**** Records shown

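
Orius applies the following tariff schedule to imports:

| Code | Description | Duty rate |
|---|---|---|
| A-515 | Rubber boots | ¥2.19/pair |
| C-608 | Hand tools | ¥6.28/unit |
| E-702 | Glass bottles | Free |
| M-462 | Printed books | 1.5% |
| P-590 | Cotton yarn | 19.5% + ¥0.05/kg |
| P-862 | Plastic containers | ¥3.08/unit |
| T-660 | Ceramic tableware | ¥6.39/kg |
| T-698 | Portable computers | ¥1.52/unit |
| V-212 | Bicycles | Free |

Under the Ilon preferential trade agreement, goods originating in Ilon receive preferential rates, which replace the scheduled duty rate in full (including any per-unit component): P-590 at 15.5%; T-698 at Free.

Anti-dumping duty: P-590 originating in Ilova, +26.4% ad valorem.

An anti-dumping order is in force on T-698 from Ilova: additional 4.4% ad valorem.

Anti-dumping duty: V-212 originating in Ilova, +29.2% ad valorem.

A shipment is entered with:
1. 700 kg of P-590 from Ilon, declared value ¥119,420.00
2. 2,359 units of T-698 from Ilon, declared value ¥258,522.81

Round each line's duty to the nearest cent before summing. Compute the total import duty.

Line 1 (P-590, Ilon, 700 kg, ¥119,420.00):
Base rate for P-590 is 19.5% + ¥0.05/kg.
Origin Ilon qualifies under the Orius–Ilon agreement and P-590 is covered: preferential rate 15.5% applies instead.
The additional-duty order on P-590 targets Ilova, not Ilon; it does not apply.
Duty = ¥119,420.00 × 15.5% = ¥18,510.10.
Line 2 (T-698, Ilon, 2,359 units, ¥258,522.81):
Base rate for T-698 is ¥1.52/unit.
Origin Ilon qualifies under the Orius–Ilon agreement and T-698 is covered: preferential rate Free applies instead.
The additional-duty order on T-698 targets Ilova, not Ilon; it does not apply.
Duty = ¥258,522.81 × 0% = ¥0.00.
Total = ¥18,510.10 + ¥0.00 = ¥18,510.10.

¥18,510.10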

********

*Brief*.
Every line in the entries above that mentions the word "declared" must be shown.

*Output of the exercise*.
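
1. 700 kg of P-590 from Ilon, declared value ¥119,420.00
2. 2,359 units of T-698 from Ilon, declared value ¥258,522.81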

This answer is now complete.